START Supplied records
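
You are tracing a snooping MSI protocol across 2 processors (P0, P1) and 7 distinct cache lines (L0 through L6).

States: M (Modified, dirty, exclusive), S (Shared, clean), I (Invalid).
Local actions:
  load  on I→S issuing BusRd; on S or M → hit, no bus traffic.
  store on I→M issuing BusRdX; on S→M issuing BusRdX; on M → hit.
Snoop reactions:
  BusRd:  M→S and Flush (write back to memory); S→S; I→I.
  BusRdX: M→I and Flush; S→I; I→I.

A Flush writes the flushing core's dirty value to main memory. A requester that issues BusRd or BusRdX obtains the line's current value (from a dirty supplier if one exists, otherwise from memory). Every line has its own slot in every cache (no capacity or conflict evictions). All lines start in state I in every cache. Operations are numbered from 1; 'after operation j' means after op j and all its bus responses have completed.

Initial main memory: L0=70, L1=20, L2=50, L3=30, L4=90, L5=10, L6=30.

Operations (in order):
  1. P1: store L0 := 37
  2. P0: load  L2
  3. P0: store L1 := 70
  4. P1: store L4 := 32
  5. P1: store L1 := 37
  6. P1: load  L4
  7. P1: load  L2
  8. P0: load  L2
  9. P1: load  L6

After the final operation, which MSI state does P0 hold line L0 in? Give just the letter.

state = I

1. P1: store L0 := 37  bus=[BusRdX]  L0: P0=I P1=M  mem[L0]=70
2. P0: load  L2  bus=[BusRd]  L2: P0=S P1=I  mem[L2]=50
3. P0: store L1 := 70  bus=[BusRdX]  L1: P0=M P1=I  mem[L1]=20
4. P1: store L4 := 32  bus=[BusRdX]  L4: P0=I P1=M  mem[L4]=90
5. P1: store L1 := 37  bus=[BusRdX,Flush]  L1: P0=I P1=M  mem[L1]=70
6. P1: load  L4  bus=[-]  L4: P0=I P1=M  mem[L4]=90
7. P1: load  L2  bus=[BusRd]  L2: P0=S P1=S  mem[L2]=50
8. P0: load  L2  bus=[-]  L2: P0=S P1=S  mem[L2]=50
9. P1: load  L6  bus=[BusRd]  L6: P0=I P1=S  mem[L6]=30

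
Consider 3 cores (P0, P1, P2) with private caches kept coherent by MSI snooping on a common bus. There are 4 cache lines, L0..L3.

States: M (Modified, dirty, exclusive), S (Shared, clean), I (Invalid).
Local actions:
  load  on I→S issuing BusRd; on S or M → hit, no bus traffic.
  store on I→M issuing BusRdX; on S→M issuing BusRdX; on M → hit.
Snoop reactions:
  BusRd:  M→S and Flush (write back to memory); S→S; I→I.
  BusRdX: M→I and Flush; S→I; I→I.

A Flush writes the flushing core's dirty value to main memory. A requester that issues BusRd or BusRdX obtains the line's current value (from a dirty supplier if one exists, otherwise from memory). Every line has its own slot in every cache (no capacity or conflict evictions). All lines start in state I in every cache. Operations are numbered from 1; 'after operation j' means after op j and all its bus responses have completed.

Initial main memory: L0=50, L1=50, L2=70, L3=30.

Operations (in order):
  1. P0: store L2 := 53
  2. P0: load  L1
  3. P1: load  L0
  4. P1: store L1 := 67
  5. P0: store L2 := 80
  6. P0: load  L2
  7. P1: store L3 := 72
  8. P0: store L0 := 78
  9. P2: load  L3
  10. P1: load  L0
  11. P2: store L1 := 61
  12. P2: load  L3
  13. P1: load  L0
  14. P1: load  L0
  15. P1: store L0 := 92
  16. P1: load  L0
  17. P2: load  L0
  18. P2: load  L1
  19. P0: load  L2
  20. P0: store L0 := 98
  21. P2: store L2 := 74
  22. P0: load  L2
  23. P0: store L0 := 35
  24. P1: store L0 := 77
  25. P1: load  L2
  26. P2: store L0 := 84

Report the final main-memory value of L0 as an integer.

step 1: P0: store L2 := 53  ⟶  MII  (L2)  txn=BusRdX  M[L2]=70
step 2: P0: load  L1  ⟶  SII  (L1)  txn=BusRd  M[L1]=50
step 3: P1: load  L0  ⟶  ISI  (L0)  txn=BusRd  M[L0]=50
step 4: P1: store L1 := 67  ⟶  IMI  (L1)  txn=BusRdX  M[L1]=50
step 5: P0: store L2 := 80  ⟶  MII  (L2)  txn=∅  M[L2]=70
step 6: P0: load  L2  ⟶  MII  (L2)  txn=∅  M[L2]=70
step 7: P1: store L3 := 72  ⟶  IMI  (L3)  txn=BusRdX  M[L3]=30
step 8: P0: store L0 := 78  ⟶  MII  (L0)  txn=BusRdX  M[L0]=50
step 9: P2: load  L3  ⟶  ISS  (L3)  txn=BusRd+Flush  M[L3]=72
step 10: P1: load  L0  ⟶  SSI  (L0)  txn=BusRd+Flush  M[L0]=78
step 11: P2: store L1 := 61  ⟶  IIM  (L1)  txn=BusRdX+Flush  M[L1]=67
step 12: P2: load  L3  ⟶  ISS  (L3)  txn=∅  M[L3]=72
step 13: P1: load  L0  ⟶  SSI  (L0)  txn=∅  M[L0]=78
step 14: P1: load  L0  ⟶  SSI  (L0)  txn=∅  M[L0]=78
step 15: P1: store L0 := 92  ⟶  IMI  (L0)  txn=BusRdX  M[L0]=78
step 16: P1: load  L0  ⟶  IMI  (L0)  txn=∅  M[L0]=78
step 17: P2: load  L0  ⟶  ISS  (L0)  txn=BusRd+Flush  M[L0]=92
step 18: P2: load  L1  ⟶  IIM  (L1)  txn=∅  M[L1]=67
step 19: P0: load  L2  ⟶  MII  (L2)  txn=∅  M[L2]=70
step 20: P0: store L0 := 98  ⟶  MII  (L0)  txn=BusRdX  M[L0]=92
step 21: P2: store L2 := 74  ⟶  IIM  (L2)  txn=BusRdX+Flush  M[L2]=80
step 22: P0: load  L2  ⟶  SIS  (L2)  txn=BusRd+Flush  M[L2]=74
step 23: P0: store L0 := 35  ⟶  MII  (L0)  txn=∅  M[L0]=92
step 24: P1: store L0 := 77  ⟶  IMI  (L0)  txn=BusRdX+Flush  M[L0]=35
step 25: P1: load  L2  ⟶  SSS  (L2)  txn=BusRd  M[L2]=74
step 26: P2: store L0 := 84  ⟶  IIM  (L0)  txn=BusRdX+Flush  M[L0]=77

memory[L0] = 77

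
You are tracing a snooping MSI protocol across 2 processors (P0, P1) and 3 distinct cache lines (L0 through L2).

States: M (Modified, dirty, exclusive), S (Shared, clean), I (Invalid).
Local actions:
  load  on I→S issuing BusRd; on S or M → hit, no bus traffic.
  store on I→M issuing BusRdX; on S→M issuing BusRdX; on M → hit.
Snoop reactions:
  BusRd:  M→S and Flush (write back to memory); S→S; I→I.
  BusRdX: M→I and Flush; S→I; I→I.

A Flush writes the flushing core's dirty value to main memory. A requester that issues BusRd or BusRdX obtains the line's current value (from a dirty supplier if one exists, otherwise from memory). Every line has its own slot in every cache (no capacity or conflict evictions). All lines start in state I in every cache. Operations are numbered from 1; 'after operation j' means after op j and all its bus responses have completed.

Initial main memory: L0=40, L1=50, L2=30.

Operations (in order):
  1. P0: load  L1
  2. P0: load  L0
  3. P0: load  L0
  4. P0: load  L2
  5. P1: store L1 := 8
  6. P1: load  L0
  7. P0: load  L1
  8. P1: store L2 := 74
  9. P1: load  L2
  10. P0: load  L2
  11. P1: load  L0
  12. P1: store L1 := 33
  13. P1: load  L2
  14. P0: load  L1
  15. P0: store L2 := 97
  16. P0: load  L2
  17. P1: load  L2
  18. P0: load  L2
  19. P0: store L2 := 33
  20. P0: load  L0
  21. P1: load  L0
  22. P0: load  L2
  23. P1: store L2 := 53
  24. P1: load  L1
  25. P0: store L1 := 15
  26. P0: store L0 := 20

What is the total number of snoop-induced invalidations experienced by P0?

invalidations = 4

1. P0: load  L1  bus=[BusRd]  L1: P0=S P1=I  mem[L1]=50
2. P0: load  L0  bus=[BusRd]  L0: P0=S P1=I  mem[L0]=40
3. P0: load  L0  bus=[-]  L0: P0=S P1=I  mem[L0]=40
4. P0: load  L2  bus=[BusRd]  L2: P0=S P1=I  mem[L2]=30
5. P1: store L1 := 8  bus=[BusRdX]  L1: P0=I P1=M  mem[L1]=50
6. P1: load  L0  bus=[BusRd]  L0: P0=S P1=S  mem[L0]=40
7. P0: load  L1  bus=[BusRd,Flush]  L1: P0=S P1=S  mem[L1]=8
8. P1: store L2 := 74  bus=[BusRdX]  L2: P0=I P1=M  mem[L2]=30
9. P1: load  L2  bus=[-]  L2: P0=I P1=M  mem[L2]=30
10. P0: load  L2  bus=[BusRd,Flush]  L2: P0=S P1=S  mem[L2]=74
11. P1: load  L0  bus=[-]  L0: P0=S P1=S  mem[L0]=40
12. P1: store L1 := 33  bus=[BusRdX]  L1: P0=I P1=M  mem[L1]=8
13. P1: load  L2  bus=[-]  L2: P0=S P1=S  mem[L2]=74
14. P0: load  L1  bus=[BusRd,Flush]  L1: P0=S P1=S  mem[L1]=33
15. P0: store L2 := 97  bus=[BusRdX]  L2: P0=M P1=I  mem[L2]=74
16. P0: load  L2  bus=[-]  L2: P0=M P1=I  mem[L2]=74
17. P1: load  L2  bus=[BusRd,Flush]  L2: P0=S P1=S  mem[L2]=97
18. P0: load  L2  bus=[-]  L2: P0=S P1=S  mem[L2]=97
19. P0: store L2 := 33  bus=[BusRdX]  L2: P0=M P1=I  mem[L2]=97
20. P0: load  L0  bus=[-]  L0: P0=S P1=S  mem[L0]=40
21. P1: load  L0  bus=[-]  L0: P0=S P1=S  mem[L0]=40
22. P0: load  L2  bus=[-]  L2: P0=M P1=I  mem[L2]=97
23. P1: store L2 := 53  bus=[BusRdX,Flush]  L2: P0=I P1=M  mem[L2]=33
24. P1: load  L1  bus=[-]  L1: P0=S P1=S  mem[L1]=33
25. P0: store L1 := 15  bus=[BusRdX]  L1: P0=M P1=I  mem[L1]=33
26. P0: store L0 := 20  bus=[BusRdX]  L0: P0=M P1=I  mem[L0]=40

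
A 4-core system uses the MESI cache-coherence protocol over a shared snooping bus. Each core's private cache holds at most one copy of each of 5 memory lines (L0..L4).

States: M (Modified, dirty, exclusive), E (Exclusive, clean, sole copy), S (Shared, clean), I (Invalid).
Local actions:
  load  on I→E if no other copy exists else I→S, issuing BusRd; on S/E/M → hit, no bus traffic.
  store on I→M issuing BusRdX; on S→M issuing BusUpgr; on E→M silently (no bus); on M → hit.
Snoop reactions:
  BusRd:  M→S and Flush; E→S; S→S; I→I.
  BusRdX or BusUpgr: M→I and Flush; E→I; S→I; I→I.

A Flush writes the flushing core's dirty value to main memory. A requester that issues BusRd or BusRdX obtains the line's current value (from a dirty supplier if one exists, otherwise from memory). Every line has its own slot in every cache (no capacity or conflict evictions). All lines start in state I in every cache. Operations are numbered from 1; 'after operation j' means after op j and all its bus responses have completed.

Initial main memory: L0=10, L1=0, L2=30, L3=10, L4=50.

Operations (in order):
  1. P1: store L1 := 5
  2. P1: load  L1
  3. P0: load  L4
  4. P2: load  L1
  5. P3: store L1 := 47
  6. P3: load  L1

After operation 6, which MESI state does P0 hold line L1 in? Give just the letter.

state = I

step 1: P1: store L1 := 5  ⟶  IMII  (L1)  txn=BusRdX  M[L1]=0
step 2: P1: load  L1  ⟶  IMII  (L1)  txn=∅  M[L1]=0
step 3: P0: load  L4  ⟶  EIII  (L4)  txn=BusRd  M[L4]=50
step 4: P2: load  L1  ⟶  ISSI  (L1)  txn=BusRd+Flush  M[L1]=5
step 5: P3: store L1 := 47  ⟶  IIIM  (L1)  txn=BusRdX  M[L1]=5
step 6: P3: load  L1  ⟶  IIIM  (L1)  txn=∅  M[L1]=5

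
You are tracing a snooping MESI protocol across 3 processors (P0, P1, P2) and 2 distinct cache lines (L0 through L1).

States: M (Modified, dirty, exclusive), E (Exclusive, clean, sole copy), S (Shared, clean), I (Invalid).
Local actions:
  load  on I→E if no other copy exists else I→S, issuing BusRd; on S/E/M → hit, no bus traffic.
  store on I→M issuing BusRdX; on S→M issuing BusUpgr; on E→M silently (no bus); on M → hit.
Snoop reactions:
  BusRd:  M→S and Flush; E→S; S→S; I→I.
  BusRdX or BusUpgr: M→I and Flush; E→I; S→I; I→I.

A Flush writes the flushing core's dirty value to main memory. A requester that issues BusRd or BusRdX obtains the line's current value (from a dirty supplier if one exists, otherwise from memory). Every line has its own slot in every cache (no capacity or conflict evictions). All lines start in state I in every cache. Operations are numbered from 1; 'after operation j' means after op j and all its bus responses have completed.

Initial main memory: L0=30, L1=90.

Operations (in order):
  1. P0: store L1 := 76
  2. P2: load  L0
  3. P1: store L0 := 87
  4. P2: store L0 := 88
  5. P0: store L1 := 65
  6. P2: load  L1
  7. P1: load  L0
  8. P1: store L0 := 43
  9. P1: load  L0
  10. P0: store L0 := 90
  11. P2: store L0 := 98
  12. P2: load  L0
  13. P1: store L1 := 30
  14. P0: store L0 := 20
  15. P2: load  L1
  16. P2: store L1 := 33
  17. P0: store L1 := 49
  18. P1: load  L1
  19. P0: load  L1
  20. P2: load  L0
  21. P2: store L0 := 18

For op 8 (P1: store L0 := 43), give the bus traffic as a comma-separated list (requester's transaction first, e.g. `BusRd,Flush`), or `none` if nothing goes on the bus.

bus = BusUpgr

  op1 P0: store L1 := 76 → M/I/I on L1; bus BusRdX; mem=90
  op2 P2: load  L0 → I/I/E on L0; bus BusRd; mem=30
  op3 P1: store L0 := 87 → I/M/I on L0; bus BusRdX; mem=30
  op4 P2: store L0 := 88 → I/I/M on L0; bus BusRdX Flush; mem=87
  op5 P0: store L1 := 65 → M/I/I on L1; bus (none); mem=90
  op6 P2: load  L1 → S/I/S on L1; bus BusRd Flush; mem=65
  op7 P1: load  L0 → I/S/S on L0; bus BusRd Flush; mem=88
  op8 P1: store L0 := 43 → I/M/I on L0; bus BusUpgr; mem=88
  op9 P1: load  L0 → I/M/I on L0; bus (none); mem=88
  op10 P0: store L0 := 90 → M/I/I on L0; bus BusRdX Flush; mem=43
  op11 P2: store L0 := 98 → I/I/M on L0; bus BusRdX Flush; mem=90
  op12 P2: load  L0 → I/I/M on L0; bus (none); mem=90
  op13 P1: store L1 := 30 → I/M/I on L1; bus BusRdX; mem=65
  op14 P0: store L0 := 20 → M/I/I on L0; bus BusRdX Flush; mem=98
  op15 P2: load  L1 → I/S/S on L1; bus BusRd Flush; mem=30
  op16 P2: store L1 := 33 → I/I/M on L1; bus BusUpgr; mem=30
  op17 P0: store L1 := 49 → M/I/I on L1; bus BusRdX Flush; mem=33
  op18 P1: load  L1 → S/S/I on L1; bus BusRd Flush; mem=49
  op19 P0: load  L1 → S/S/I on L1; bus (none); mem=49
  op20 P2: load  L0 → S/I/S on L0; bus BusRd Flush; mem=20
  op21 P2: store L0 := 18 → I/I/M on L0; bus BusUpgr; mem=20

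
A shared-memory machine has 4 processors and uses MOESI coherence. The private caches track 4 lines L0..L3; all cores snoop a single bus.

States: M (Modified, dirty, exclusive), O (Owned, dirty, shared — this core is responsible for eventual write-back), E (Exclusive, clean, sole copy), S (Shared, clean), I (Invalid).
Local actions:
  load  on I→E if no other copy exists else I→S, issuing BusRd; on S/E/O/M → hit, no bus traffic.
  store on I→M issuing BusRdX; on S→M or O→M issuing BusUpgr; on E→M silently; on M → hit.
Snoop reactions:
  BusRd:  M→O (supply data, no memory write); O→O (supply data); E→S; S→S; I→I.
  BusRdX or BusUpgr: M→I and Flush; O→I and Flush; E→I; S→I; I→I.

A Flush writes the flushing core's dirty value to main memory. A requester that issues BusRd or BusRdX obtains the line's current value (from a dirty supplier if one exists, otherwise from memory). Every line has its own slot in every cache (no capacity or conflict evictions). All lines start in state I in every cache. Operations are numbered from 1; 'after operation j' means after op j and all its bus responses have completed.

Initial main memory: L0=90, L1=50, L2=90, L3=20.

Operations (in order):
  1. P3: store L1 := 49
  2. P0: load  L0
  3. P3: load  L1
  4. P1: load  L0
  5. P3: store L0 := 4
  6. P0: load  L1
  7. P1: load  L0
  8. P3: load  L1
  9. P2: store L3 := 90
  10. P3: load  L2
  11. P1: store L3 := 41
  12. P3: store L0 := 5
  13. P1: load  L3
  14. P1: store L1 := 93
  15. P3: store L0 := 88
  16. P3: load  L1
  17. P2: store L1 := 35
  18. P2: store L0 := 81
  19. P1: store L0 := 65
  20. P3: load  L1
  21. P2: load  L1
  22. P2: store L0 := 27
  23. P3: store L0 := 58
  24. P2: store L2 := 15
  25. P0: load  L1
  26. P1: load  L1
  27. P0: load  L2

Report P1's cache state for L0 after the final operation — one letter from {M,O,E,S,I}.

[1] P3: store L1 := 49 | P0:I, P1:I, P2:I, P3:M(49) | bus: BusRdX
[2] P0: load  L0 | P0:E(90), P1:I, P2:I, P3:I | bus: BusRd
[3] P3: load  L1 | P0:I, P1:I, P2:I, P3:M(49) | bus: none
[4] P1: load  L0 | P0:S(90), P1:S(90), P2:I, P3:I | bus: BusRd
[5] P3: store L0 := 4 | P0:I, P1:I, P2:I, P3:M(4) | bus: BusRdX
[6] P0: load  L1 | P0:S(49), P1:I, P2:I, P3:O(49) | bus: BusRd
[7] P1: load  L0 | P0:I, P1:S(4), P2:I, P3:O(4) | bus: BusRd
[8] P3: load  L1 | P0:S(49), P1:I, P2:I, P3:O(49) | bus: none
[9] P2: store L3 := 90 | P0:I, P1:I, P2:M(90), P3:I | bus: BusRdX
[10] P3: load  L2 | P0:I, P1:I, P2:I, P3:E(90) | bus: BusRd
[11] P1: store L3 := 41 | P0:I, P1:M(41), P2:I, P3:I | bus: BusRdX,Flush
[12] P3: store L0 := 5 | P0:I, P1:I, P2:I, P3:M(5) | bus: BusUpgr
[13] P1: load  L3 | P0:I, P1:M(41), P2:I, P3:I | bus: none
[14] P1: store L1 := 93 | P0:I, P1:M(93), P2:I, P3:I | bus: BusRdX,Flush
[15] P3: store L0 := 88 | P0:I, P1:I, P2:I, P3:M(88) | bus: none
[16] P3: load  L1 | P0:I, P1:O(93), P2:I, P3:S(93) | bus: BusRd
[17] P2: store L1 := 35 | P0:I, P1:I, P2:M(35), P3:I | bus: BusRdX,Flush
[18] P2: store L0 := 81 | P0:I, P1:I, P2:M(81), P3:I | bus: BusRdX,Flush
[19] P1: store L0 := 65 | P0:I, P1:M(65), P2:I, P3:I | bus: BusRdX,Flush
[20] P3: load  L1 | P0:I, P1:I, P2:O(35), P3:S(35) | bus: BusRd
[21] P2: load  L1 | P0:I, P1:I, P2:O(35), P3:S(35) | bus: none
[22] P2: store L0 := 27 | P0:I, P1:I, P2:M(27), P3:I | bus: BusRdX,Flush
[23] P3: store L0 := 58 | P0:I, P1:I, P2:I, P3:M(58) | bus: BusRdX,Flush
[24] P2: store L2 := 15 | P0:I, P1:I, P2:M(15), P3:I | bus: BusRdX
[25] P0: load  L1 | P0:S(35), P1:I, P2:O(35), P3:S(35) | bus: BusRd
[26] P1: load  L1 | P0:S(35), P1:S(35), P2:O(35), P3:S(35) | bus: BusRd
[27] P0: load  L2 | P0:S(15), P1:I, P2:O(15), P3:I | bus: BusRd

state = I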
END Supplied records
What is required ▸ Look over the records above and copy each line that includes the string "snooping".

Solution below ▸
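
You are tracing a snooping MSI protocol across 2 processors (P0, P1) and 7 distinct cache lines (L0 through L6).
Consider 3 cores (P0, P1, P2) with private caches kept coherent by MSI snooping on a common bus. There are 4 cache lines, L0..L3.
You are tracing a snooping MSI protocol across 2 processors (P0, P1) and 3 distinct cache lines (L0 through L2).
A 4-core system uses the MESI cache-coherence protocol over a shared snooping bus. Each core's private cache holds at most one copy of each of 5 memory lines (L0..L4).
You are tracing a snooping MESI protocol across 3 processors (P0, P1, P2) and 2 distinct cache lines (L0 through L1).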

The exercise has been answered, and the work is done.